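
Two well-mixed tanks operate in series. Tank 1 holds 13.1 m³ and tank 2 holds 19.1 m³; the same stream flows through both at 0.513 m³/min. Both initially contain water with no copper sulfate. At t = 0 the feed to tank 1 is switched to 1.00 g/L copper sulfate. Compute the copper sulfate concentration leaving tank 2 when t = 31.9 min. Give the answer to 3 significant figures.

Species balance on tank i: dCᵢ/dt = (Cᵢ₋₁ − Cᵢ)/τᵢ with τᵢ = Vᵢ/Q.
τ₁ = 13.1/0.513 = 25.536 min; τ₂ = 19.1/0.513 = 37.232 min.
Tank 1: C₁ = C_in(1 − e^(−t/τ₁)). Tank 2 (τ₁ ≠ τ₂): C₂ = C_in[1 − (τ₁ e^(−t/τ₁) − τ₂ e^(−t/τ₂))/(τ₁ − τ₂)].
At t = 31.9: e^(−t/τ₁) = 0.28673, e^(−t/τ₂) = 0.42452.
C₂ = 1.00·[1 − (25.536·0.28673 − 37.232·0.42452)/(-11.696)] = 1.00·0.27463 = 0.27463 g/L.

0.275 g/L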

Requirement
Word for word, output all of the material above.

Response to this exercise
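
Two well-mixed tanks operate in series. Tank 1 holds 13.1 m³ and tank 2 holds 19.1 m³; the same stream flows through both at 0.513 m³/min. Both initially contain water with no copper sulfate. At t = 0 the feed to tank 1 is switched to 1.00 g/L copper sulfate. Compute the copper sulfate concentration leaving tank 2 when t = 31.9 min. Give the answer to 3 significant figures.

Species balance on tank i: dCᵢ/dt = (Cᵢ₋₁ − Cᵢ)/τᵢ with τᵢ = Vᵢ/Q.
τ₁ = 13.1/0.513 = 25.536 min; τ₂ = 19.1/0.513 = 37.232 min.
Tank 1: C₁ = C_in(1 − e^(−t/τ₁)). Tank 2 (τ₁ ≠ τ₂): C₂ = C_in[1 − (τ₁ e^(−t/τ₁) − τ₂ e^(−t/τ₂))/(τ₁ − τ₂)].
At t = 31.9: e^(−t/τ₁) = 0.28673, e^(−t/τ₂) = 0.42452.
C₂ = 1.00·[1 − (25.536·0.28673 − 37.232·0.42452)/(-11.696)] = 1.00·0.27463 = 0.27463 g/L.

0.275 g/L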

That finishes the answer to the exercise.